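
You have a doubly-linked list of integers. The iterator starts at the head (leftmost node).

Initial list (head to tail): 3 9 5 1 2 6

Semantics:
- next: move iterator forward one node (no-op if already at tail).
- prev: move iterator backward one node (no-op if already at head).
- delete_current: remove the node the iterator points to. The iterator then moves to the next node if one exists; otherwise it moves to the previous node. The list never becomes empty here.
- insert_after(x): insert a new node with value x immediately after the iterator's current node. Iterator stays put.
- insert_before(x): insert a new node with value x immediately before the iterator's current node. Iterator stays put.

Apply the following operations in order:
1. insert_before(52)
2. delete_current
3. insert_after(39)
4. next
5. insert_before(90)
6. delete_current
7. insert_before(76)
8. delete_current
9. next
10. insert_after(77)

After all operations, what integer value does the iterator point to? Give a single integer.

After 1 (insert_before(52)): list=[52, 3, 9, 5, 1, 2, 6] cursor@3
After 2 (delete_current): list=[52, 9, 5, 1, 2, 6] cursor@9
After 3 (insert_after(39)): list=[52, 9, 39, 5, 1, 2, 6] cursor@9
After 4 (next): list=[52, 9, 39, 5, 1, 2, 6] cursor@39
After 5 (insert_before(90)): list=[52, 9, 90, 39, 5, 1, 2, 6] cursor@39
After 6 (delete_current): list=[52, 9, 90, 5, 1, 2, 6] cursor@5
After 7 (insert_before(76)): list=[52, 9, 90, 76, 5, 1, 2, 6] cursor@5
After 8 (delete_current): list=[52, 9, 90, 76, 1, 2, 6] cursor@1
After 9 (next): list=[52, 9, 90, 76, 1, 2, 6] cursor@2
After 10 (insert_after(77)): list=[52, 9, 90, 76, 1, 2, 77, 6] cursor@2

Answer: 2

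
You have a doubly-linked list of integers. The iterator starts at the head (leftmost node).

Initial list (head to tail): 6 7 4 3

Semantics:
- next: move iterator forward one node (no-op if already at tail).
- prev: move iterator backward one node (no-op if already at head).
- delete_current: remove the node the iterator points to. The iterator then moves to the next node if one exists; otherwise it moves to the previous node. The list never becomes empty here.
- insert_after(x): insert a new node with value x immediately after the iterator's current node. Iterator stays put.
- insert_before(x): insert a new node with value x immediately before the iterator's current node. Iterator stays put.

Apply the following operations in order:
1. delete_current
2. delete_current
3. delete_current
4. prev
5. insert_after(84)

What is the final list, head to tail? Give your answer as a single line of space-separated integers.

Answer: 3 84

Derivation:
After 1 (delete_current): list=[7, 4, 3] cursor@7
After 2 (delete_current): list=[4, 3] cursor@4
After 3 (delete_current): list=[3] cursor@3
After 4 (prev): list=[3] cursor@3
After 5 (insert_after(84)): list=[3, 84] cursor@3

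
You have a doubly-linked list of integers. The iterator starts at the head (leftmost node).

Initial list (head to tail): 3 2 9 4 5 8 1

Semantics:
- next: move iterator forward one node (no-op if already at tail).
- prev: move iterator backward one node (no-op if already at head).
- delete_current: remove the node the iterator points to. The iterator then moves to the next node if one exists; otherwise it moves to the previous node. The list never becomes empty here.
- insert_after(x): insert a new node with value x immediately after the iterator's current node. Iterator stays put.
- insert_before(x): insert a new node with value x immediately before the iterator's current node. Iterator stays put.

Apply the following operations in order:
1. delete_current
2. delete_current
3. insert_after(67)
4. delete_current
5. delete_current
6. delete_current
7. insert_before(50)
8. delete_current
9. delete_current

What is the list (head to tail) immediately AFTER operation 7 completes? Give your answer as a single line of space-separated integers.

After 1 (delete_current): list=[2, 9, 4, 5, 8, 1] cursor@2
After 2 (delete_current): list=[9, 4, 5, 8, 1] cursor@9
After 3 (insert_after(67)): list=[9, 67, 4, 5, 8, 1] cursor@9
After 4 (delete_current): list=[67, 4, 5, 8, 1] cursor@67
After 5 (delete_current): list=[4, 5, 8, 1] cursor@4
After 6 (delete_current): list=[5, 8, 1] cursor@5
After 7 (insert_before(50)): list=[50, 5, 8, 1] cursor@5

Answer: 50 5 8 1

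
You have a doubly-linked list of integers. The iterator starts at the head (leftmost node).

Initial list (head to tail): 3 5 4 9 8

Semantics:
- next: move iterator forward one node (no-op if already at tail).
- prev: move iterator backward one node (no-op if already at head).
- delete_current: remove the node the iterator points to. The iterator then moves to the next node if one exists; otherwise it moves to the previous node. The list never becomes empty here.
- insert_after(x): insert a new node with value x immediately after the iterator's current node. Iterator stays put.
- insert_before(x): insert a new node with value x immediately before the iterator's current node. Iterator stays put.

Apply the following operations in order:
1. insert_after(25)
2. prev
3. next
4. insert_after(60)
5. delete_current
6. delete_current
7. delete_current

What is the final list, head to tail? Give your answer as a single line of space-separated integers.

After 1 (insert_after(25)): list=[3, 25, 5, 4, 9, 8] cursor@3
After 2 (prev): list=[3, 25, 5, 4, 9, 8] cursor@3
After 3 (next): list=[3, 25, 5, 4, 9, 8] cursor@25
After 4 (insert_after(60)): list=[3, 25, 60, 5, 4, 9, 8] cursor@25
After 5 (delete_current): list=[3, 60, 5, 4, 9, 8] cursor@60
After 6 (delete_current): list=[3, 5, 4, 9, 8] cursor@5
After 7 (delete_current): list=[3, 4, 9, 8] cursor@4

Answer: 3 4 9 8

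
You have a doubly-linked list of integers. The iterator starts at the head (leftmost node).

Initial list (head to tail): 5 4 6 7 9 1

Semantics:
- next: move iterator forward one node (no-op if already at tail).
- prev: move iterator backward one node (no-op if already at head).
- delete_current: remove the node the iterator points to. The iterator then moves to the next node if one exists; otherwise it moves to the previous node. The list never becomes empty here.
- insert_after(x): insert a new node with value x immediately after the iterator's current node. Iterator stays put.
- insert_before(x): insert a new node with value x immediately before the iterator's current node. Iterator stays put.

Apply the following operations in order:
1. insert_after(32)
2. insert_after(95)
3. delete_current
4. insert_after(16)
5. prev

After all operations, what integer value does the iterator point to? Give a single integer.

Answer: 95

Derivation:
After 1 (insert_after(32)): list=[5, 32, 4, 6, 7, 9, 1] cursor@5
After 2 (insert_after(95)): list=[5, 95, 32, 4, 6, 7, 9, 1] cursor@5
After 3 (delete_current): list=[95, 32, 4, 6, 7, 9, 1] cursor@95
After 4 (insert_after(16)): list=[95, 16, 32, 4, 6, 7, 9, 1] cursor@95
After 5 (prev): list=[95, 16, 32, 4, 6, 7, 9, 1] cursor@95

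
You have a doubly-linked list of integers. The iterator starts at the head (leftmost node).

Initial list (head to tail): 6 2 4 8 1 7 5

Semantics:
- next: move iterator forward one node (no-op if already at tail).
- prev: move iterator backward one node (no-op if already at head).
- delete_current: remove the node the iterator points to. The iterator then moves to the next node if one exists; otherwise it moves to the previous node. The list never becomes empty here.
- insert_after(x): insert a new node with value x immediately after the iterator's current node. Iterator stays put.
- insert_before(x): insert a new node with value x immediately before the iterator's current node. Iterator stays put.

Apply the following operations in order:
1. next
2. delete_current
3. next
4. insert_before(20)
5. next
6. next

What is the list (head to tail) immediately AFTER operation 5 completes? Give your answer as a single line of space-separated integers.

After 1 (next): list=[6, 2, 4, 8, 1, 7, 5] cursor@2
After 2 (delete_current): list=[6, 4, 8, 1, 7, 5] cursor@4
After 3 (next): list=[6, 4, 8, 1, 7, 5] cursor@8
After 4 (insert_before(20)): list=[6, 4, 20, 8, 1, 7, 5] cursor@8
After 5 (next): list=[6, 4, 20, 8, 1, 7, 5] cursor@1

Answer: 6 4 20 8 1 7 5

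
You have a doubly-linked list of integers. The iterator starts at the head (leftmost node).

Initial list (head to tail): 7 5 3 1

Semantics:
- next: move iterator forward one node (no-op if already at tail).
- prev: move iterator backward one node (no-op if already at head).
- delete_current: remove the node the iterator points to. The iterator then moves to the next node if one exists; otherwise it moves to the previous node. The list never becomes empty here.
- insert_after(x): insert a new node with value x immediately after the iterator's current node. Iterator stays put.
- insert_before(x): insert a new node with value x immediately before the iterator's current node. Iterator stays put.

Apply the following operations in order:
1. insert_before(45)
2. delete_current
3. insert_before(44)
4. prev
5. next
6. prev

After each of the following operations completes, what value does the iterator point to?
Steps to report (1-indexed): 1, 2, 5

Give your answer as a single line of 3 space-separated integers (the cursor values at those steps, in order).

After 1 (insert_before(45)): list=[45, 7, 5, 3, 1] cursor@7
After 2 (delete_current): list=[45, 5, 3, 1] cursor@5
After 3 (insert_before(44)): list=[45, 44, 5, 3, 1] cursor@5
After 4 (prev): list=[45, 44, 5, 3, 1] cursor@44
After 5 (next): list=[45, 44, 5, 3, 1] cursor@5
After 6 (prev): list=[45, 44, 5, 3, 1] cursor@44

Answer: 7 5 5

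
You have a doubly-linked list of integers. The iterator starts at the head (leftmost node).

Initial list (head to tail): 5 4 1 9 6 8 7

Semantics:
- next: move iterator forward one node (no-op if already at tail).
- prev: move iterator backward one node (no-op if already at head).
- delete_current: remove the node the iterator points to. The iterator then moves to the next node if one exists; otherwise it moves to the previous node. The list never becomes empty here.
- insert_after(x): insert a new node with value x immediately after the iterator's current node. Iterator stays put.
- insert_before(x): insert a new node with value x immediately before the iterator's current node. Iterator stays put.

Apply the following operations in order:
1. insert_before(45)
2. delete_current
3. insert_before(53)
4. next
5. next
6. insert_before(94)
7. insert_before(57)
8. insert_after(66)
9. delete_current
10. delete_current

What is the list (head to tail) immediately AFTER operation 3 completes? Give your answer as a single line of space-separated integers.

Answer: 45 53 4 1 9 6 8 7

Derivation:
After 1 (insert_before(45)): list=[45, 5, 4, 1, 9, 6, 8, 7] cursor@5
After 2 (delete_current): list=[45, 4, 1, 9, 6, 8, 7] cursor@4
After 3 (insert_before(53)): list=[45, 53, 4, 1, 9, 6, 8, 7] cursor@4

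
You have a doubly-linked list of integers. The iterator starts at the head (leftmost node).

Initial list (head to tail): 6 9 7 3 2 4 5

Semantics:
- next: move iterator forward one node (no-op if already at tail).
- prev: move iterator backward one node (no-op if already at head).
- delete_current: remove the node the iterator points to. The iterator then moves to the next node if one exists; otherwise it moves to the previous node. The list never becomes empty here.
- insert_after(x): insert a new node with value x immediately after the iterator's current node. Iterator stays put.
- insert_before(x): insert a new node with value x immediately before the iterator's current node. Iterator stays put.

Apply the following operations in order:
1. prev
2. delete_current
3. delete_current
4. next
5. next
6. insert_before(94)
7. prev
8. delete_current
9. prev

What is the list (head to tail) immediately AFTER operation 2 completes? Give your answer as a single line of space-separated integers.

Answer: 9 7 3 2 4 5

Derivation:
After 1 (prev): list=[6, 9, 7, 3, 2, 4, 5] cursor@6
After 2 (delete_current): list=[9, 7, 3, 2, 4, 5] cursor@9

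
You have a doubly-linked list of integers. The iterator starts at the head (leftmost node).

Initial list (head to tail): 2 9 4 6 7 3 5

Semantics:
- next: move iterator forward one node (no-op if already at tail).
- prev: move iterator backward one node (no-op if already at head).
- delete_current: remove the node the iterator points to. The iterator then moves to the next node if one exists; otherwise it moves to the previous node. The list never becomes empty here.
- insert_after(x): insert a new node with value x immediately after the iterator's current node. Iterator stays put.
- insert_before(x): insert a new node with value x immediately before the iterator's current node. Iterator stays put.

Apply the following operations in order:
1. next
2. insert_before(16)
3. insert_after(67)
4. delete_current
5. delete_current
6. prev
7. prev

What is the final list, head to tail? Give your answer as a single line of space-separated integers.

After 1 (next): list=[2, 9, 4, 6, 7, 3, 5] cursor@9
After 2 (insert_before(16)): list=[2, 16, 9, 4, 6, 7, 3, 5] cursor@9
After 3 (insert_after(67)): list=[2, 16, 9, 67, 4, 6, 7, 3, 5] cursor@9
After 4 (delete_current): list=[2, 16, 67, 4, 6, 7, 3, 5] cursor@67
After 5 (delete_current): list=[2, 16, 4, 6, 7, 3, 5] cursor@4
After 6 (prev): list=[2, 16, 4, 6, 7, 3, 5] cursor@16
After 7 (prev): list=[2, 16, 4, 6, 7, 3, 5] cursor@2

Answer: 2 16 4 6 7 3 5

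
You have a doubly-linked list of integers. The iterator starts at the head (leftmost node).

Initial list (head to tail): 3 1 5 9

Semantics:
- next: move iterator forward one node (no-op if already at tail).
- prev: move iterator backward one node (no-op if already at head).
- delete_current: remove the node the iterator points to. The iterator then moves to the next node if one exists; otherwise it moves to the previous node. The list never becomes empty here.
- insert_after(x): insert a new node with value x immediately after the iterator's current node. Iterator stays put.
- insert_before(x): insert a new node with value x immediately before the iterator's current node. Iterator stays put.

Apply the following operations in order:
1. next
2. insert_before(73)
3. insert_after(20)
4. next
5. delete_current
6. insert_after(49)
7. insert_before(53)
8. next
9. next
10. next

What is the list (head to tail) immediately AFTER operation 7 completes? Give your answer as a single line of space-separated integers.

After 1 (next): list=[3, 1, 5, 9] cursor@1
After 2 (insert_before(73)): list=[3, 73, 1, 5, 9] cursor@1
After 3 (insert_after(20)): list=[3, 73, 1, 20, 5, 9] cursor@1
After 4 (next): list=[3, 73, 1, 20, 5, 9] cursor@20
After 5 (delete_current): list=[3, 73, 1, 5, 9] cursor@5
After 6 (insert_after(49)): list=[3, 73, 1, 5, 49, 9] cursor@5
After 7 (insert_before(53)): list=[3, 73, 1, 53, 5, 49, 9] cursor@5

Answer: 3 73 1 53 5 49 9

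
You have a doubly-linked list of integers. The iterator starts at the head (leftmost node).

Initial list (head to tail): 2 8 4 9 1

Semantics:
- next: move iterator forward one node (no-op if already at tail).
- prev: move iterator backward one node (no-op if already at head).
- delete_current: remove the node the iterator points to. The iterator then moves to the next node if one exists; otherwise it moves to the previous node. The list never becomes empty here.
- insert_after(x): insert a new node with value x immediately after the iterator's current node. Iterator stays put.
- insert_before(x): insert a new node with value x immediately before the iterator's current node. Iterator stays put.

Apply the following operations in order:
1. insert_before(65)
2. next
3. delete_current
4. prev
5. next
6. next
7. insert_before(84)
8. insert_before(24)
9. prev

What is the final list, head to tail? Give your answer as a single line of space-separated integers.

Answer: 65 2 4 84 24 9 1

Derivation:
After 1 (insert_before(65)): list=[65, 2, 8, 4, 9, 1] cursor@2
After 2 (next): list=[65, 2, 8, 4, 9, 1] cursor@8
After 3 (delete_current): list=[65, 2, 4, 9, 1] cursor@4
After 4 (prev): list=[65, 2, 4, 9, 1] cursor@2
After 5 (next): list=[65, 2, 4, 9, 1] cursor@4
After 6 (next): list=[65, 2, 4, 9, 1] cursor@9
After 7 (insert_before(84)): list=[65, 2, 4, 84, 9, 1] cursor@9
After 8 (insert_before(24)): list=[65, 2, 4, 84, 24, 9, 1] cursor@9
After 9 (prev): list=[65, 2, 4, 84, 24, 9, 1] cursor@24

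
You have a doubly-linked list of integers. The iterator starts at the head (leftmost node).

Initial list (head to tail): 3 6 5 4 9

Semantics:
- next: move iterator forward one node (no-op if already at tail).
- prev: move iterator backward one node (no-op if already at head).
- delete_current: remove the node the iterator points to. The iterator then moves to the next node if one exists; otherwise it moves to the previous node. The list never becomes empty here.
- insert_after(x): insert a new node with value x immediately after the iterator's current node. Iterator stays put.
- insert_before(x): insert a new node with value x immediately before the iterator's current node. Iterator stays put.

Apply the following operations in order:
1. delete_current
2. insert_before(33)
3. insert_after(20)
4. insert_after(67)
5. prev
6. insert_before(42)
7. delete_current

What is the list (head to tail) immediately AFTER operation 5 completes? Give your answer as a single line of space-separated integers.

Answer: 33 6 67 20 5 4 9

Derivation:
After 1 (delete_current): list=[6, 5, 4, 9] cursor@6
After 2 (insert_before(33)): list=[33, 6, 5, 4, 9] cursor@6
After 3 (insert_after(20)): list=[33, 6, 20, 5, 4, 9] cursor@6
After 4 (insert_after(67)): list=[33, 6, 67, 20, 5, 4, 9] cursor@6
After 5 (prev): list=[33, 6, 67, 20, 5, 4, 9] cursor@33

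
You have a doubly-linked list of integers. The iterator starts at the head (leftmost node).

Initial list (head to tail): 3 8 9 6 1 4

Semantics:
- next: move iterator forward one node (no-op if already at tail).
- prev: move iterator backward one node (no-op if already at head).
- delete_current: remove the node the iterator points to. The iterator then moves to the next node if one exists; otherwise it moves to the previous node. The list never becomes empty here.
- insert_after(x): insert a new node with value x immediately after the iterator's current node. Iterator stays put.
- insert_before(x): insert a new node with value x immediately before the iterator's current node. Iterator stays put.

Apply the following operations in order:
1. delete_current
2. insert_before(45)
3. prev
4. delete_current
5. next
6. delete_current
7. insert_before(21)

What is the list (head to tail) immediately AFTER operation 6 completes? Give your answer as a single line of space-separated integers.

After 1 (delete_current): list=[8, 9, 6, 1, 4] cursor@8
After 2 (insert_before(45)): list=[45, 8, 9, 6, 1, 4] cursor@8
After 3 (prev): list=[45, 8, 9, 6, 1, 4] cursor@45
After 4 (delete_current): list=[8, 9, 6, 1, 4] cursor@8
After 5 (next): list=[8, 9, 6, 1, 4] cursor@9
After 6 (delete_current): list=[8, 6, 1, 4] cursor@6

Answer: 8 6 1 4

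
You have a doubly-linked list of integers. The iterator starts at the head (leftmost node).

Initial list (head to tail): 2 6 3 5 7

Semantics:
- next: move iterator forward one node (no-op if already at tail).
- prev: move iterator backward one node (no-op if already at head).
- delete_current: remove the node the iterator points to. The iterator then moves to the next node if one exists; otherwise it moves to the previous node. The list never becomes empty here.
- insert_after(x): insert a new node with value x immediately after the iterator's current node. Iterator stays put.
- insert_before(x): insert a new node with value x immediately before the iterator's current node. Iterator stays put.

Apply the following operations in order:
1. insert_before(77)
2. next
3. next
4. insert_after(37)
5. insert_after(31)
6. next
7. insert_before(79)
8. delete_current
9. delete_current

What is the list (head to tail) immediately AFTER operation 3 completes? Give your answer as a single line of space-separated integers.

After 1 (insert_before(77)): list=[77, 2, 6, 3, 5, 7] cursor@2
After 2 (next): list=[77, 2, 6, 3, 5, 7] cursor@6
After 3 (next): list=[77, 2, 6, 3, 5, 7] cursor@3

Answer: 77 2 6 3 5 7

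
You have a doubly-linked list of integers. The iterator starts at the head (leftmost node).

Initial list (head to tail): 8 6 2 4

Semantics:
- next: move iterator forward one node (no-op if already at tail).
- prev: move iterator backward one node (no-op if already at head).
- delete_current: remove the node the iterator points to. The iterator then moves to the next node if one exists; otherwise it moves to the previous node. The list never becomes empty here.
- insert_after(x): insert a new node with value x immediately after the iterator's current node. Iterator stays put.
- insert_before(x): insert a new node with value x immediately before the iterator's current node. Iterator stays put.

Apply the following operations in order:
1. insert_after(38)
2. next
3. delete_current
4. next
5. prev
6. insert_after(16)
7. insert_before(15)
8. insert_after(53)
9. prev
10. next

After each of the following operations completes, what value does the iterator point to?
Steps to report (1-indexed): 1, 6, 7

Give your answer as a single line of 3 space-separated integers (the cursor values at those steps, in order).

After 1 (insert_after(38)): list=[8, 38, 6, 2, 4] cursor@8
After 2 (next): list=[8, 38, 6, 2, 4] cursor@38
After 3 (delete_current): list=[8, 6, 2, 4] cursor@6
After 4 (next): list=[8, 6, 2, 4] cursor@2
After 5 (prev): list=[8, 6, 2, 4] cursor@6
After 6 (insert_after(16)): list=[8, 6, 16, 2, 4] cursor@6
After 7 (insert_before(15)): list=[8, 15, 6, 16, 2, 4] cursor@6
After 8 (insert_after(53)): list=[8, 15, 6, 53, 16, 2, 4] cursor@6
After 9 (prev): list=[8, 15, 6, 53, 16, 2, 4] cursor@15
After 10 (next): list=[8, 15, 6, 53, 16, 2, 4] cursor@6

Answer: 8 6 6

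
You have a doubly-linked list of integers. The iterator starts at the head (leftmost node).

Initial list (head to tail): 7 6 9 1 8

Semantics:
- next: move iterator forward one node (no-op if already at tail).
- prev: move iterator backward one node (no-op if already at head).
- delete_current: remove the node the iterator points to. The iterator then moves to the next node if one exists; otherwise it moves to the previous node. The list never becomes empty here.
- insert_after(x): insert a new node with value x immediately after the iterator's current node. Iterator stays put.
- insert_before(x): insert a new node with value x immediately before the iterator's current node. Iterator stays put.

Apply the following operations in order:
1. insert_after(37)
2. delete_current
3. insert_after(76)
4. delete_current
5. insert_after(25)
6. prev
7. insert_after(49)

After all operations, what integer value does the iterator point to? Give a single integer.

Answer: 76

Derivation:
After 1 (insert_after(37)): list=[7, 37, 6, 9, 1, 8] cursor@7
After 2 (delete_current): list=[37, 6, 9, 1, 8] cursor@37
After 3 (insert_after(76)): list=[37, 76, 6, 9, 1, 8] cursor@37
After 4 (delete_current): list=[76, 6, 9, 1, 8] cursor@76
After 5 (insert_after(25)): list=[76, 25, 6, 9, 1, 8] cursor@76
After 6 (prev): list=[76, 25, 6, 9, 1, 8] cursor@76
After 7 (insert_after(49)): list=[76, 49, 25, 6, 9, 1, 8] cursor@76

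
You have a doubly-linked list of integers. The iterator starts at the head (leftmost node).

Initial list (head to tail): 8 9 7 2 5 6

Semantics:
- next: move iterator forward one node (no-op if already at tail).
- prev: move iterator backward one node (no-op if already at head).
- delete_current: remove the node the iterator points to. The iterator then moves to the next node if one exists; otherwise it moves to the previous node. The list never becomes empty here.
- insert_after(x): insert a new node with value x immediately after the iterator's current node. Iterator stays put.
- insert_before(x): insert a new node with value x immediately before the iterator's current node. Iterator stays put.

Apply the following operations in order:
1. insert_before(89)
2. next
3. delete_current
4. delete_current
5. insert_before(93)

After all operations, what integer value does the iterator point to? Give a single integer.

Answer: 2

Derivation:
After 1 (insert_before(89)): list=[89, 8, 9, 7, 2, 5, 6] cursor@8
After 2 (next): list=[89, 8, 9, 7, 2, 5, 6] cursor@9
After 3 (delete_current): list=[89, 8, 7, 2, 5, 6] cursor@7
After 4 (delete_current): list=[89, 8, 2, 5, 6] cursor@2
After 5 (insert_before(93)): list=[89, 8, 93, 2, 5, 6] cursor@2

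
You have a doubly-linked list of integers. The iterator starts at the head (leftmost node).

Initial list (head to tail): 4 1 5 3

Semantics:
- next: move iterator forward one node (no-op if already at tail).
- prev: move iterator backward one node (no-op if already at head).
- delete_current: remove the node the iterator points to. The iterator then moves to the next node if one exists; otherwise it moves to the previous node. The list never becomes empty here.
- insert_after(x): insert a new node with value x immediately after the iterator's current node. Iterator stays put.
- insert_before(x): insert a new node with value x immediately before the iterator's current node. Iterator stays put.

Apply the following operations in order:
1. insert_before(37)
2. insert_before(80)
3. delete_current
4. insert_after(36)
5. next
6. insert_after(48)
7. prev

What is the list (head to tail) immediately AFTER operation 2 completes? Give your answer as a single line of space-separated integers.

After 1 (insert_before(37)): list=[37, 4, 1, 5, 3] cursor@4
After 2 (insert_before(80)): list=[37, 80, 4, 1, 5, 3] cursor@4

Answer: 37 80 4 1 5 3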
+ + + +
TASK TO COMPLETE:
Search the material for the word "report" and copy every matching line.

TASK OUTPUT:
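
Steps to report (1-indexed): 1, 2, 5
Steps to report (1-indexed): 1, 6, 7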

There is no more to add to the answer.